*** Opening Record extracts ***

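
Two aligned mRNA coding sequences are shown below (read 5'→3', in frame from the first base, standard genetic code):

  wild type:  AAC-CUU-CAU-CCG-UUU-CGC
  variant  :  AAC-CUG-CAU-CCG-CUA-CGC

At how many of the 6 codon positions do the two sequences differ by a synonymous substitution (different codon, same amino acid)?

1

Codon 1: AAC Asn / AAC Asn — identical.
Codon 2: CUU Leu / CUG Leu — synonymous.
Codon 3: CAU His / CAU His — identical.
Codon 4: CCG Pro / CCG Pro — identical.
Codon 5: UUU Phe / CUA Leu — nonsynonymous.
Codon 6: CGC Arg / CGC Arg — identical.
Synonymous differences: 1.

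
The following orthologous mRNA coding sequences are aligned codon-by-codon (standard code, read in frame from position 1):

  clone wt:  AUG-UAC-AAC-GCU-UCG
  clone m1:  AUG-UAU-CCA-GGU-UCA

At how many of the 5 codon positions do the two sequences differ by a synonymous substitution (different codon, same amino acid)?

2

Codon 1: AUG Met / AUG Met — identical.
Codon 2: UAC Tyr / UAU Tyr — synonymous.
Codon 3: AAC Asn / CCA Pro — nonsynonymous.
Codon 4: GCU Ala / GGU Gly — nonsynonymous.
Codon 5: UCG Ser / UCA Ser — synonymous.
Synonymous differences: 2.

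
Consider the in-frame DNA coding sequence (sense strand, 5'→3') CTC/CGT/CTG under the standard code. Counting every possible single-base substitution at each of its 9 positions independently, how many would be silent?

Codon 1 (CTC, Leu): 3 synonymous substitutions.
Codon 2 (CGT, Arg): 3 synonymous substitutions.
Codon 3 (CTG, Leu): 4 synonymous substitutions.
Total: 3 + 3 + 4 = 10.

10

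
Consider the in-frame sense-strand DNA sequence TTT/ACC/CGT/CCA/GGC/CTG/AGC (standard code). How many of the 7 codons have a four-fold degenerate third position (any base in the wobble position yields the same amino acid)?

Codon 1 TTT (Phe): third position 2-fold.
Codon 2 ACC (Thr): third position 4-fold.
Codon 3 CGT (Arg): third position 4-fold.
Codon 4 CCA (Pro): third position 4-fold.
Codon 5 GGC (Gly): third position 4-fold.
Codon 6 CTG (Leu): third position 4-fold.
Codon 7 AGC (Ser): third position 2-fold.
Four-fold degenerate third positions: 5.

5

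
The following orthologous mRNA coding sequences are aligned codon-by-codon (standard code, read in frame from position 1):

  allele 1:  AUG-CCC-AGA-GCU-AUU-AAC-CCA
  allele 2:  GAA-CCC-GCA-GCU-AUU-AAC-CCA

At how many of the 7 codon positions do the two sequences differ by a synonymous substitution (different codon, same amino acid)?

0

Codon 1: AUG Met / GAA Glu — nonsynonymous.
Codon 2: CCC Pro / CCC Pro — identical.
Codon 3: AGA Arg / GCA Ala — nonsynonymous.
Codon 4: GCU Ala / GCU Ala — identical.
Codon 5: AUU Ile / AUU Ile — identical.
Codon 6: AAC Asn / AAC Asn — identical.
Codon 7: CCA Pro / CCA Pro — identical.
Synonymous differences: 0.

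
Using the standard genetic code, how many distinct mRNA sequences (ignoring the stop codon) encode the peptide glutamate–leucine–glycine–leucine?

288

Glu: 2 codons.
Leu: 6 codons.
Gly: 4 codons.
Leu: 6 codons.
2 × 6 × 4 × 6 = 288.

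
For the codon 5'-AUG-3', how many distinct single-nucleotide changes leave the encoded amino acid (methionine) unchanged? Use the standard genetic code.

0

Position 1: none → 0 synonymous.
Position 2: none → 0 synonymous.
Position 3: none → 0 synonymous.
Total: 0 + 0 + 0 = 0.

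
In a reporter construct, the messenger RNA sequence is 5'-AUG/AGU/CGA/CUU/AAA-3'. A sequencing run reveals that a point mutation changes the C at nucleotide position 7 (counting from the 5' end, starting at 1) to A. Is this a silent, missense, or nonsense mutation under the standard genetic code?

Position 7 falls in codon 3: CGA → Arg.
After the substitution the codon is AGA → Arg.
Both encode Arg, so the change is synonymous.

silent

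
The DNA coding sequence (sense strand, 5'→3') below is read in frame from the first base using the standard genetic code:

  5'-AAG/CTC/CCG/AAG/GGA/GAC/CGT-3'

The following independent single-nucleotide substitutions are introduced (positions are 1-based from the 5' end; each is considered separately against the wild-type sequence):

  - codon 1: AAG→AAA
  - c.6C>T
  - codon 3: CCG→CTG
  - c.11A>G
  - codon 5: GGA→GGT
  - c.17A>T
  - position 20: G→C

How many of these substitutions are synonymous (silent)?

3

Codon 1: AAG (Lys) → AAA (Lys) — synonymous.
Codon 2: CTC (Leu) → CTT (Leu) — synonymous.
Codon 3: CCG (Pro) → CTG (Leu) — missense.
Codon 4: AAG (Lys) → AGG (Arg) — missense.
Codon 5: GGA (Gly) → GGT (Gly) — synonymous.
Codon 6: GAC (Asp) → GTC (Val) — missense.
Codon 7: CGT (Arg) → CCT (Pro) — missense.
Synonymous: 3 of 7.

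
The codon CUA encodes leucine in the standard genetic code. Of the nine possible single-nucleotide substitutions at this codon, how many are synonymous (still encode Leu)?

4

Position 1: UUA → 1 synonymous.
Position 2: none → 0 synonymous.
Position 3: CUU, CUC, CUG → 3 synonymous.
Total: 1 + 0 + 3 = 4.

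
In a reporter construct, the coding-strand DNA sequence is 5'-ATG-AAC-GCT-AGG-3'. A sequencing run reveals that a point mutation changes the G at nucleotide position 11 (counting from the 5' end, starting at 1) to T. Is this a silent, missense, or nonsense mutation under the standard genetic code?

Position 11 falls in codon 4: AGG → Arg.
After the substitution the codon is ATG → Met.
Arg ≠ Met, so this is a missense mutation.

missense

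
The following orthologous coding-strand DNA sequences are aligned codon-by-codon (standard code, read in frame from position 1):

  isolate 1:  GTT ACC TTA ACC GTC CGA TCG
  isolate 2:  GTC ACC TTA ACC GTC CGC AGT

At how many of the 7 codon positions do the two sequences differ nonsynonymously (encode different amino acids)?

Codon 1: GTT Val / GTC Val — synonymous.
Codon 2: ACC Thr / ACC Thr — identical.
Codon 3: TTA Leu / TTA Leu — identical.
Codon 4: ACC Thr / ACC Thr — identical.
Codon 5: GTC Val / GTC Val — identical.
Codon 6: CGA Arg / CGC Arg — synonymous.
Codon 7: TCG Ser / AGT Ser — synonymous.
Nonsynonymous differences: 0.

0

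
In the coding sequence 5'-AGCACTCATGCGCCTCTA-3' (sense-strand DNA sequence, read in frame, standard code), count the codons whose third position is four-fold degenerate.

4

Codon 1 AGC (Ser): third position 2-fold.
Codon 2 ACT (Thr): third position 4-fold.
Codon 3 CAT (His): third position 2-fold.
Codon 4 GCG (Ala): third position 4-fold.
Codon 5 CCT (Pro): third position 4-fold.
Codon 6 CTA (Leu): third position 4-fold.
Four-fold degenerate third positions: 4.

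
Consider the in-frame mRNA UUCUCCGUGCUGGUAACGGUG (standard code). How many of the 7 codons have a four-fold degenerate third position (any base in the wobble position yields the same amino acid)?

Codon 1 UUC (Phe): third position 2-fold.
Codon 2 UCC (Ser): third position 4-fold.
Codon 3 GUG (Val): third position 4-fold.
Codon 4 CUG (Leu): third position 4-fold.
Codon 5 GUA (Val): third position 4-fold.
Codon 6 ACG (Thr): third position 4-fold.
Codon 7 GUG (Val): third position 4-fold.
Four-fold degenerate third positions: 6.

6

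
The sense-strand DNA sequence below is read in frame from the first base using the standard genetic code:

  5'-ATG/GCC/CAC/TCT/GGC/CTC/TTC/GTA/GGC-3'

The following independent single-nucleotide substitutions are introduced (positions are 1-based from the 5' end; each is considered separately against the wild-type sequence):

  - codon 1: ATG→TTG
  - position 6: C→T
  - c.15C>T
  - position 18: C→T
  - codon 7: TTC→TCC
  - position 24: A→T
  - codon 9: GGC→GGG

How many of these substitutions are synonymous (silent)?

Codon 1: ATG (Met) → TTG (Leu) — missense.
Codon 2: GCC (Ala) → GCT (Ala) — synonymous.
Codon 5: GGC (Gly) → GGT (Gly) — synonymous.
Codon 6: CTC (Leu) → CTT (Leu) — synonymous.
Codon 7: TTC (Phe) → TCC (Ser) — missense.
Codon 8: GTA (Val) → GTT (Val) — synonymous.
Codon 9: GGC (Gly) → GGG (Gly) — synonymous.
Synonymous: 5 of 7.

5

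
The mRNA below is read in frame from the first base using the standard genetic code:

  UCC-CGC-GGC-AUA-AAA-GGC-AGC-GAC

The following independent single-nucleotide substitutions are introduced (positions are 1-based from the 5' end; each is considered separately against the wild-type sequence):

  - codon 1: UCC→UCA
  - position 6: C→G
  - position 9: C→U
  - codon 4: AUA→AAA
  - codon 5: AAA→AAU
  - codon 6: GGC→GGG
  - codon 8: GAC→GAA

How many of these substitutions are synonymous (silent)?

Codon 1: UCC (Ser) → UCA (Ser) — synonymous.
Codon 2: CGC (Arg) → CGG (Arg) — synonymous.
Codon 3: GGC (Gly) → GGU (Gly) — synonymous.
Codon 4: AUA (Ile) → AAA (Lys) — missense.
Codon 5: AAA (Lys) → AAU (Asn) — missense.
Codon 6: GGC (Gly) → GGG (Gly) — synonymous.
Codon 8: GAC (Asp) → GAA (Glu) — missense.
Synonymous: 4 of 7.

4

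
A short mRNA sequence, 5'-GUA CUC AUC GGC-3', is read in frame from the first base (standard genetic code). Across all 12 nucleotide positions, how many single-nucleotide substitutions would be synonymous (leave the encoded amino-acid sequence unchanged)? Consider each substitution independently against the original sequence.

Codon 1 (GUA, Val): 3 synonymous substitutions.
Codon 2 (CUC, Leu): 3 synonymous substitutions.
Codon 3 (AUC, Ile): 2 synonymous substitutions.
Codon 4 (GGC, Gly): 3 synonymous substitutions.
Total: 3 + 3 + 2 + 3 = 11.

11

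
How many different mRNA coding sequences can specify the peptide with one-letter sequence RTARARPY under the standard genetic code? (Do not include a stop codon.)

Arg: 6 codons.
Thr: 4 codons.
Ala: 4 codons.
Arg: 6 codons.
Ala: 4 codons.
Arg: 6 codons.
Pro: 4 codons.
Tyr: 2 codons.
6 × 4 × 4 × 6 × 4 × 6 × 4 × 2 = 110592.

110592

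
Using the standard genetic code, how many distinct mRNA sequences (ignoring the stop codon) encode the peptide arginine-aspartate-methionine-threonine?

Arg: 6 codons.
Asp: 2 codons.
Met: 1 codon.
Thr: 4 codons.
6 × 2 × 1 × 4 = 48.

48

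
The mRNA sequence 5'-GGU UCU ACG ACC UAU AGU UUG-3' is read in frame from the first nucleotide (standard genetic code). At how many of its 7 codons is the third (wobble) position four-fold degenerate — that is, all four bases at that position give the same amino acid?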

*** Closing Record extracts ***

◆ Required work: Only the lines with the string "below" are wanted; pick them out of the records above and copy them.

◆ Response to this task:
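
Two aligned mRNA coding sequences are shown below (read 5'→3', in frame from the first base, standard genetic code):
The DNA coding sequence (sense strand, 5'→3') below is read in frame from the first base using the standard genetic code:
The sense-strand DNA sequence below is read in frame from the first base using the standard genetic code:
The mRNA below is read in frame from the first base using the standard genetic code: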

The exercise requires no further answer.